Look through the data below for the line with "Let E(a, b)", and transcribe it exactly together with each line after it up to and including the line with "Define the scalar". Give nothing else.

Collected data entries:
────────────────────────────────────────

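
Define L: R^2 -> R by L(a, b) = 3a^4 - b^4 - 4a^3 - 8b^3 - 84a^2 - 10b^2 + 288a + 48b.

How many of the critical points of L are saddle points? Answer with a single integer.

5

L separates as a function of a plus a function of b, so ∇L=0 decouples.
∂L/∂a = 12(a - 3)(a - 2)(a + 4) = 0 at a ∈ {-4, 2, 3}; ∂L/∂b = -4(b - 1)(b + 3)(b + 4) = 0 at b ∈ {-4, -3, 1}.
The Hessian is diagonal: diag(L_aa, L_bb). Second derivatives: L_aa(-4)=504, L_aa(2)=-72, L_aa(3)=84; L_bb(-4)=-20, L_bb(-3)=16, L_bb(1)=-80.
Saddle points occur where the two diagonal entries have opposite signs: (-4, -4), (-4, 1), (2, -3), (3, -4), (3, 1). Count: 5.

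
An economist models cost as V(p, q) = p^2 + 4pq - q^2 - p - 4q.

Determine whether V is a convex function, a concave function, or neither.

neither

V is quadratic, so its Hessian is the constant matrix H = [[2, 4], [4, -2]].
det(H) = -20, tr(H) = 0.
det(H) < 0, so H is indefinite: neither convex nor concave.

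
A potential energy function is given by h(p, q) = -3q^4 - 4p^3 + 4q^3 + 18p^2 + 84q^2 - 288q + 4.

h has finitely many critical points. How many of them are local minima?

h separates as a function of p plus a function of q, so ∇h=0 decouples.
∂h/∂p = -12p(p - 3) = 0 at p ∈ {0, 3}; ∂h/∂q = -12(q - 3)(q - 2)(q + 4) = 0 at q ∈ {-4, 2, 3}.
The Hessian is diagonal: diag(h_pp, h_qq). Second derivatives: h_pp(0)=36, h_pp(3)=-36; h_qq(-4)=-504, h_qq(2)=72, h_qq(3)=-84.
Local minima occur where both diagonal entries positive: (0, 2). Count: 1.

1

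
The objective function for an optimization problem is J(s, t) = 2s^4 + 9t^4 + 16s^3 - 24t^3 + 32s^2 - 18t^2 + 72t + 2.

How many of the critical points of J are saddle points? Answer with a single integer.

4

J separates as a function of s plus a function of t, so ∇J=0 decouples.
∂J/∂s = 8s(s + 2)(s + 4) = 0 at s ∈ {-4, -2, 0}; ∂J/∂t = 36(t - 2)(t - 1)(t + 1) = 0 at t ∈ {-1, 1, 2}.
The Hessian is diagonal: diag(J_ss, J_tt). Second derivatives: J_ss(-4)=64, J_ss(-2)=-32, J_ss(0)=64; J_tt(-1)=216, J_tt(1)=-72, J_tt(2)=108.
Saddle points occur where the two diagonal entries have opposite signs: (-4, 1), (-2, -1), (-2, 2), (0, 1). Count: 4.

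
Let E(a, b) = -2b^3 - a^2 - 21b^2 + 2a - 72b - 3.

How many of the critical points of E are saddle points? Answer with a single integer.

1

E separates as a function of a plus a function of b, so ∇E=0 decouples.
∂E/∂a = -2(a - 1) = 0 at a ∈ {1}; ∂E/∂b = -6(b + 3)(b + 4) = 0 at b ∈ {-4, -3}.
The Hessian is diagonal: diag(E_aa, E_bb). Second derivatives: E_aa(1)=-2; E_bb(-4)=6, E_bb(-3)=-6.
Saddle points occur where the two diagonal entries have opposite signs: (1, -4). Count: 1.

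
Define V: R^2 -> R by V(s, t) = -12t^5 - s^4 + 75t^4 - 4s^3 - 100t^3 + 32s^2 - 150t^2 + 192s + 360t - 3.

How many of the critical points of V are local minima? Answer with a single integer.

2

V separates as a function of s plus a function of t, so ∇V=0 decouples.
∂V/∂s = -4(s - 4)(s + 3)(s + 4) = 0 at s ∈ {-4, -3, 4}; ∂V/∂t = -60(t - 3)(t - 2)(t - 1)(t + 1) = 0 at t ∈ {-1, 1, 2, 3}.
The Hessian is diagonal: diag(V_ss, V_tt). Second derivatives: V_ss(-4)=-32, V_ss(-3)=28, V_ss(4)=-224; V_tt(-1)=1440, V_tt(1)=-240, V_tt(2)=180, V_tt(3)=-480.
Local minima occur where both diagonal entries positive: (-3, -1), (-3, 2). Count: 2.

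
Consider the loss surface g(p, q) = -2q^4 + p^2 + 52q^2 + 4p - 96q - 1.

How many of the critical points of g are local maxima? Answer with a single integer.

g separates as a function of p plus a function of q, so ∇g=0 decouples.
∂g/∂p = 2(p + 2) = 0 at p ∈ {-2}; ∂g/∂q = -8(q - 3)(q - 1)(q + 4) = 0 at q ∈ {-4, 1, 3}.
The Hessian is diagonal: diag(g_pp, g_qq). Second derivatives: g_pp(-2)=2; g_qq(-4)=-280, g_qq(1)=80, g_qq(3)=-112.
Local maxima occur where both diagonal entries negative: none. Count: 0.

0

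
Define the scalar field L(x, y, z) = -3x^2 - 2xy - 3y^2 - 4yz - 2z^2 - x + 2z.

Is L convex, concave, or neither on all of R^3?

L is quadratic, so its Hessian is the constant matrix H = [[-6, -2, 0], [-2, -6, -4], [0, -4, -4]].
Leading principal minors: -6, 32, -32.
Signs alternate −, +, − ⇒ H ≺ 0 ⇒ concave.

concave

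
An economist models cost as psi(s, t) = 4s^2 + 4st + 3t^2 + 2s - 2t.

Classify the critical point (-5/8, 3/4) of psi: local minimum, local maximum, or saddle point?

local minimum

The Hessian of psi is constant: H = [[8, 4], [4, 6]].
det(H) = 8·6 − 4² = 32.
det(H) > 0 and tr(H) = 14 > 0, so H is positive definite and the point is a local minimum.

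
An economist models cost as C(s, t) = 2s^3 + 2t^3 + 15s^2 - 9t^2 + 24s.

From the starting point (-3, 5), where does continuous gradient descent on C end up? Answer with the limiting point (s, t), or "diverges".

(-1, 3)

C is separable, so gradient descent decouples: s follows -∂C/∂s, t follows -∂C/∂t.
∂C/∂s = 6(s + 1)(s + 4); at s=-3 this is -12, so s increases.
∂C/∂t = 6t(t - 3); at t=5 this is 60, so t decreases.
s converges to its nearest critical value -1 (a local min of the s-part); t converges to 3. The iterate converges to (-1, 3).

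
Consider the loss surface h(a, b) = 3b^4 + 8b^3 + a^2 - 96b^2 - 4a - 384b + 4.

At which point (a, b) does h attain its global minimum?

h(a,b) separates as P(a) + Q(b) + 4, so its minimum is min P + min Q + 4.
P'(a) = 2a - 4 vanishes at a ∈ {2}; Q'(b) = 12(b - 4)(b + 2)(b + 4) vanishes at b ∈ {-4, -2, 4}.
Local minima of P (where P''>0): P(2)=-4. Local minima of Q: Q(-4)=256, Q(4)=-1792.
So the global minimum of h is P(2) + Q(4) + 4 = -4 − 1792 + 4 = -1792, attained at (2, 4).

(2, 4)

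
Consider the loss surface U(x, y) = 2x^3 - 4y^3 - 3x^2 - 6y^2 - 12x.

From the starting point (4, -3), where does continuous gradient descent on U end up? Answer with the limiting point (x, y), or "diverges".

U is separable, so gradient descent decouples: x follows -∂U/∂x, y follows -∂U/∂y.
∂U/∂x = 6(x - 2)(x + 1); at x=4 this is 60, so x decreases.
∂U/∂y = -12y(y + 1); at y=-3 this is -72, so y increases.
x converges to its nearest critical value 2 (a local min of the x-part); y converges to -1. The iterate converges to (2, -1).

(2, -1)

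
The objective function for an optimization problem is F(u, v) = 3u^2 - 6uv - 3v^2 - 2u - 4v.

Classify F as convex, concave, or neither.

neither

F is quadratic, so its Hessian is the constant matrix H = [[6, -6], [-6, -6]].
det(H) = -72, tr(H) = 0.
det(H) < 0, so H is indefinite: neither convex nor concave.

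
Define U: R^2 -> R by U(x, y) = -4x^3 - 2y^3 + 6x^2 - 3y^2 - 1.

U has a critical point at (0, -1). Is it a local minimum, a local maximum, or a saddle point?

local minimum

The mixed partial ∂²U/∂x∂y is 0, so the Hessian at any point is diag(U_xx, U_yy) = diag(12(-2x + 1), -6(2y + 1)).
At (0, -1): H = diag(12, 6).
Both eigenvalues are positive, so H is positive definite: a local minimum.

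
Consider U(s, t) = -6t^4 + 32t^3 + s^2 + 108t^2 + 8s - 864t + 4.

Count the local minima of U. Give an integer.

U separates as a function of s plus a function of t, so ∇U=0 decouples.
∂U/∂s = 2(s + 4) = 0 at s ∈ {-4}; ∂U/∂t = -24(t - 4)(t - 3)(t + 3) = 0 at t ∈ {-3, 3, 4}.
The Hessian is diagonal: diag(U_ss, U_tt). Second derivatives: U_ss(-4)=2; U_tt(-3)=-1008, U_tt(3)=144, U_tt(4)=-168.
Local minima occur where both diagonal entries positive: (-4, 3). Count: 1.

1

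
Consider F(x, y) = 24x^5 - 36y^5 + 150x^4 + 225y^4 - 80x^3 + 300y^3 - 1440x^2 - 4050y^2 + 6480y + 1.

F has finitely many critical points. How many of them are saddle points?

8

F separates as a function of x plus a function of y, so ∇F=0 decouples.
∂F/∂x = 120x(x - 2)(x + 3)(x + 4) = 0 at x ∈ {-4, -3, 0, 2}; ∂F/∂y = -180(y - 4)(y - 3)(y - 1)(y + 3) = 0 at y ∈ {-3, 1, 3, 4}.
The Hessian is diagonal: diag(F_xx, F_yy). Second derivatives: F_xx(-4)=-2880, F_xx(-3)=1800, F_xx(0)=-2880, F_xx(2)=7200; F_yy(-3)=30240, F_yy(1)=-4320, F_yy(3)=2160, F_yy(4)=-3780.
Saddle points occur where the two diagonal entries have opposite signs: (-4, -3), (-4, 3), (-3, 1), (-3, 4), (0, -3), (0, 3), (2, 1), (2, 4). Count: 8.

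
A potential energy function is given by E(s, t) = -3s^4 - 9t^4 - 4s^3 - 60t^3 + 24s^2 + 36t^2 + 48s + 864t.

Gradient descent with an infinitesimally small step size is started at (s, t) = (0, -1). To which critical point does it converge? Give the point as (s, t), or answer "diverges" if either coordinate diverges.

E is separable, so gradient descent decouples: s follows -∂E/∂s, t follows -∂E/∂t.
∂E/∂s = -12(s - 2)(s + 1)(s + 2); at s=0 this is 48, so s decreases.
∂E/∂t = -36(t - 2)(t + 3)(t + 4); at t=-1 this is 648, so t decreases.
s converges to its nearest critical value -1 (a local min of the s-part); t converges to -3. The iterate converges to (-1, -3).

(-1, -3)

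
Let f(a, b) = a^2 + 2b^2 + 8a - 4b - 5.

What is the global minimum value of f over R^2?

f(a,b) separates as P(a) + Q(b) − 5, so its minimum is min P + min Q − 5.
P'(a) = 2a + 8 vanishes at a ∈ {-4}; Q'(b) = 4b - 4 vanishes at b ∈ {1}.
Local minima of P (where P''>0): P(-4)=-16. Local minima of Q: Q(1)=-2.
So the global minimum of f is P(-4) + Q(1) − 5 = -16 − 2 − 5 = -23, attained at (-4, 1).

-23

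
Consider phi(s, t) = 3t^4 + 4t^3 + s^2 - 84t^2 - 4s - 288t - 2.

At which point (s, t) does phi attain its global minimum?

(2, 4)

phi(s,t) separates as P(s) + Q(t) − 2, so its minimum is min P + min Q − 2.
P'(s) = 2s - 4 vanishes at s ∈ {2}; Q'(t) = 12(t - 4)(t + 2)(t + 3) vanishes at t ∈ {-3, -2, 4}.
Local minima of P (where P''>0): P(2)=-4. Local minima of Q: Q(-3)=243, Q(4)=-1472.
So the global minimum of phi is P(2) + Q(4) − 2 = -4 − 1472 − 2 = -1478, attained at (2, 4).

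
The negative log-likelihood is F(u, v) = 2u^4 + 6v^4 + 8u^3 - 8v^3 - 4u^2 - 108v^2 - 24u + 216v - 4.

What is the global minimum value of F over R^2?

F(u,v) separates as P(u) + Q(v) − 4, so its minimum is min P + min Q − 4.
P'(u) = 8(u - 1)(u + 1)(u + 3) vanishes at u ∈ {-3, -1, 1}; Q'(v) = 24(v - 3)(v - 1)(v + 3) vanishes at v ∈ {-3, 1, 3}.
Local minima of P (where P''>0): P(-3)=-18, P(1)=-18. Local minima of Q: Q(-3)=-918, Q(3)=-54.
So the global minimum of F is P(-3) + Q(-3) − 4 = -18 − 918 − 4 = -940, attained at (-3, -3).

-940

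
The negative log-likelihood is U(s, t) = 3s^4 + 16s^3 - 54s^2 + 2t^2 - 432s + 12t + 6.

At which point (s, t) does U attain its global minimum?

(3, -3)

U(s,t) separates as P(s) + Q(t) + 6, so its minimum is min P + min Q + 6.
P'(s) = 12(s - 3)(s + 3)(s + 4) vanishes at s ∈ {-4, -3, 3}; Q'(t) = 4(t + 3) vanishes at t ∈ {-3}.
Local minima of P (where P''>0): P(-4)=608, P(3)=-1107. Local minima of Q: Q(-3)=-18.
So the global minimum of U is P(3) + Q(-3) + 6 = -1107 − 18 + 6 = -1119, attained at (3, -3).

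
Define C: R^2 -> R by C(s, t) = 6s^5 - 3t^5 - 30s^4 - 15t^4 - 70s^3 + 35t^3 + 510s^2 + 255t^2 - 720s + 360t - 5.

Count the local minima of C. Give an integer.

4

C separates as a function of s plus a function of t, so ∇C=0 decouples.
∂C/∂s = 30(s - 4)(s - 2)(s - 1)(s + 3) = 0 at s ∈ {-3, 1, 2, 4}; ∂C/∂t = -15(t - 3)(t + 1)(t + 2)(t + 4) = 0 at t ∈ {-4, -2, -1, 3}.
The Hessian is diagonal: diag(C_ss, C_tt). Second derivatives: C_ss(-3)=-4200, C_ss(1)=360, C_ss(2)=-300, C_ss(4)=1260; C_tt(-4)=630, C_tt(-2)=-150, C_tt(-1)=180, C_tt(3)=-2100.
Local minima occur where both diagonal entries positive: (1, -4), (1, -1), (4, -4), (4, -1). Count: 4.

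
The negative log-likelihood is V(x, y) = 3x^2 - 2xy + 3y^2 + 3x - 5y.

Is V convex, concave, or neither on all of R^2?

convex

V is quadratic, so its Hessian is the constant matrix H = [[6, -2], [-2, 6]].
det(H) = 32, tr(H) = 12.
det(H) > 0 and tr(H) > 0, so H is positive definite everywhere: convex.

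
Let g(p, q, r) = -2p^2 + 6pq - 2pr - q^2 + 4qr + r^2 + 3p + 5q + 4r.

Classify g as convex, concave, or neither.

g is quadratic, so its Hessian is the constant matrix H = [[-4, 6, -2], [6, -2, 4], [-2, 4, 2]].
Leading principal minors: -4, -28, -80.
Neither pattern holds ⇒ H is indefinite ⇒ neither convex nor concave.

neither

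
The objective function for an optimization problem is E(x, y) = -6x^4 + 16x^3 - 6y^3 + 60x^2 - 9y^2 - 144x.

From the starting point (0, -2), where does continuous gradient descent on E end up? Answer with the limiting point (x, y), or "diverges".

(1, -1)

E is separable, so gradient descent decouples: x follows -∂E/∂x, y follows -∂E/∂y.
∂E/∂x = -24(x - 3)(x - 1)(x + 2); at x=0 this is -144, so x increases.
∂E/∂y = -18y(y + 1); at y=-2 this is -36, so y increases.
x converges to its nearest critical value 1 (a local min of the x-part); y converges to -1. The iterate converges to (1, -1).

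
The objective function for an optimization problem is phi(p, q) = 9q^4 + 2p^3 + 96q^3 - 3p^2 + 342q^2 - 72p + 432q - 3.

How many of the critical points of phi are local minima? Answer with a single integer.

2

phi separates as a function of p plus a function of q, so ∇phi=0 decouples.
∂phi/∂p = 6(p - 4)(p + 3) = 0 at p ∈ {-3, 4}; ∂phi/∂q = 36(q + 1)(q + 3)(q + 4) = 0 at q ∈ {-4, -3, -1}.
The Hessian is diagonal: diag(phi_pp, phi_qq). Second derivatives: phi_pp(-3)=-42, phi_pp(4)=42; phi_qq(-4)=108, phi_qq(-3)=-72, phi_qq(-1)=216.
Local minima occur where both diagonal entries positive: (4, -4), (4, -1). Count: 2.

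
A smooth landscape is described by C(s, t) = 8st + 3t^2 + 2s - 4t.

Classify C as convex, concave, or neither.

neither

C is quadratic, so its Hessian is the constant matrix H = [[0, 8], [8, 6]].
det(H) = -64, tr(H) = 6.
det(H) < 0, so H is indefinite: neither convex nor concave.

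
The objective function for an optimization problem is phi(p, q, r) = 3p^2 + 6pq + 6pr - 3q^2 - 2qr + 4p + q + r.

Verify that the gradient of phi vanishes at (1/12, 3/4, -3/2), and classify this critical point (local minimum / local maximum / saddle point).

saddle point

∇phi = (6p + 6q + 6r + 4, 6p - 6q - 2r + 1, 6p - 2q + 1); substituting (1/12, 3/4, -3/2) gives ∇phi = (0, 0, 0), so (1/12, 3/4, -3/2) is indeed a critical point.
The Hessian is constant: H = [[6, 6, 6], [6, -6, -2], [6, -2, 0]].
Leading principal minors: Δ₁ = 6, Δ₂ = -72, Δ₃ = 48.
The minors fit neither the all-positive nor the alternating-sign pattern, so H is indefinite: a saddle point.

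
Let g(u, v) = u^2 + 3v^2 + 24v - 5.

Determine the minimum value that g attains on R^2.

-53

g(u,v) separates as P(u) + Q(v) − 5, so its minimum is min P + min Q − 5.
P'(u) = 2u vanishes at u ∈ {0}; Q'(v) = 6v + 24 vanishes at v ∈ {-4}.
Local minima of P (where P''>0): P(0)=0. Local minima of Q: Q(-4)=-48.
So the global minimum of g is P(0) + Q(-4) − 5 = 0 − 48 − 5 = -53, attained at (0, -4).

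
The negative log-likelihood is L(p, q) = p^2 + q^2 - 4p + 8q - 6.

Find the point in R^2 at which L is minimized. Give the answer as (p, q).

L(p,q) separates as A(p) + B(q) − 6, so its minimum is min A + min B − 6.
A'(p) = 2p - 4 vanishes at p ∈ {2}; B'(q) = 2q + 8 vanishes at q ∈ {-4}.
Local minima of A (where A''>0): A(2)=-4. Local minima of B: B(-4)=-16.
So the global minimum of L is A(2) + B(-4) − 6 = -4 − 16 − 6 = -26, attained at (2, -4).

(2, -4)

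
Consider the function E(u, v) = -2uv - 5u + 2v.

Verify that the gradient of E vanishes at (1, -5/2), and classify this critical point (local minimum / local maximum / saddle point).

∇E = (-2v - 5, -2u + 2); substituting (1, -5/2) gives ∇E = (0, 0), so (1, -5/2) is indeed a critical point.
The Hessian of E is constant: H = [[0, -2], [-2, 0]].
det(H) = 0·0 − (-2)² = -4.
Since det(H) < 0, H is indefinite and the critical point is a saddle point.

saddle point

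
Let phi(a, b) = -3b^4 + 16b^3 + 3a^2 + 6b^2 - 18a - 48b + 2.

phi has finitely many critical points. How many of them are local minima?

phi separates as a function of a plus a function of b, so ∇phi=0 decouples.
∂phi/∂a = 6(a - 3) = 0 at a ∈ {3}; ∂phi/∂b = -12(b - 4)(b - 1)(b + 1) = 0 at b ∈ {-1, 1, 4}.
The Hessian is diagonal: diag(phi_aa, phi_bb). Second derivatives: phi_aa(3)=6; phi_bb(-1)=-120, phi_bb(1)=72, phi_bb(4)=-180.
Local minima occur where both diagonal entries positive: (3, 1). Count: 1.

1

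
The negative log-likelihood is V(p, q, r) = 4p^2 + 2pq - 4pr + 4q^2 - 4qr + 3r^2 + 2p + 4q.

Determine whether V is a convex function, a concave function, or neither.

convex

V is quadratic, so its Hessian is the constant matrix H = [[8, 2, -4], [2, 8, -4], [-4, -4, 6]].
Leading principal minors: 8, 60, 168.
All positive ⇒ H ≻ 0 ⇒ convex.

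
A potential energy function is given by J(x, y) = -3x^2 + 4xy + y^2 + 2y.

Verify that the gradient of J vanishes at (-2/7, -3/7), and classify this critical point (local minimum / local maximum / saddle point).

∇J = (-6x + 4y, 4x + 2y + 2); substituting (-2/7, -3/7) gives ∇J = (0, 0), so (-2/7, -3/7) is indeed a critical point.
The Hessian of J is constant: H = [[-6, 4], [4, 2]].
det(H) = (-6)·2 − 4² = -28.
Since det(H) < 0, H is indefinite and the critical point is a saddle point.

saddle point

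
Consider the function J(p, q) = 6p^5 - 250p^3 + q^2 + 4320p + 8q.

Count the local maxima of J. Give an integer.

J separates as a function of p plus a function of q, so ∇J=0 decouples.
∂J/∂p = 30(p - 4)(p - 3)(p + 3)(p + 4) = 0 at p ∈ {-4, -3, 3, 4}; ∂J/∂q = 2(q + 4) = 0 at q ∈ {-4}.
The Hessian is diagonal: diag(J_pp, J_qq). Second derivatives: J_pp(-4)=-1680, J_pp(-3)=1260, J_pp(3)=-1260, J_pp(4)=1680; J_qq(-4)=2.
Local maxima occur where both diagonal entries negative: none. Count: 0.

0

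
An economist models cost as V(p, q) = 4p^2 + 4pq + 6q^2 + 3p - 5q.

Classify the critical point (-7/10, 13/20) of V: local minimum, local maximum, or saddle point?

The Hessian of V is constant: H = [[8, 4], [4, 12]].
det(H) = 8·12 − 4² = 80.
det(H) > 0 and tr(H) = 20 > 0, so H is positive definite and the point is a local minimum.

local minimum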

────────────────────────────────────────

**EXERCISE SOLUTION**
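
Let E(a, b) = -2b^3 - a^2 - 21b^2 + 2a - 72b - 3.

How many of the critical points of E are saddle points? Answer with a single integer.

1

E separates as a function of a plus a function of b, so ∇E=0 decouples.
∂E/∂a = -2(a - 1) = 0 at a ∈ {1}; ∂E/∂b = -6(b + 3)(b + 4) = 0 at b ∈ {-4, -3}.
The Hessian is diagonal: diag(E_aa, E_bb). Second derivatives: E_aa(1)=-2; E_bb(-4)=6, E_bb(-3)=-6.
Saddle points occur where the two diagonal entries have opposite signs: (1, -4). Count: 1.

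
Define V: R^2 -> R by V(s, t) = -12t^5 - s^4 + 75t^4 - 4s^3 - 100t^3 + 32s^2 - 150t^2 + 192s + 360t - 3.

How many of the critical points of V are local minima? Answer with a single integer.

2

V separates as a function of s plus a function of t, so ∇V=0 decouples.
∂V/∂s = -4(s - 4)(s + 3)(s + 4) = 0 at s ∈ {-4, -3, 4}; ∂V/∂t = -60(t - 3)(t - 2)(t - 1)(t + 1) = 0 at t ∈ {-1, 1, 2, 3}.
The Hessian is diagonal: diag(V_ss, V_tt). Second derivatives: V_ss(-4)=-32, V_ss(-3)=28, V_ss(4)=-224; V_tt(-1)=1440, V_tt(1)=-240, V_tt(2)=180, V_tt(3)=-480.
Local minima occur where both diagonal entries positive: (-3, -1), (-3, 2). Count: 2.

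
Consider the loss surface g(p, q) = -2q^4 + p^2 + 52q^2 + 4p - 96q - 1.

How many of the critical points of g are local maxima? Answer with a single integer.

g separates as a function of p plus a function of q, so ∇g=0 decouples.
∂g/∂p = 2(p + 2) = 0 at p ∈ {-2}; ∂g/∂q = -8(q - 3)(q - 1)(q + 4) = 0 at q ∈ {-4, 1, 3}.
The Hessian is diagonal: diag(g_pp, g_qq). Second derivatives: g_pp(-2)=2; g_qq(-4)=-280, g_qq(1)=80, g_qq(3)=-112.
Local maxima occur where both diagonal entries negative: none. Count: 0.

0

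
Define the scalar field L(x, y, z) = -3x^2 - 2xy - 3y^2 - 4yz - 2z^2 - x + 2z.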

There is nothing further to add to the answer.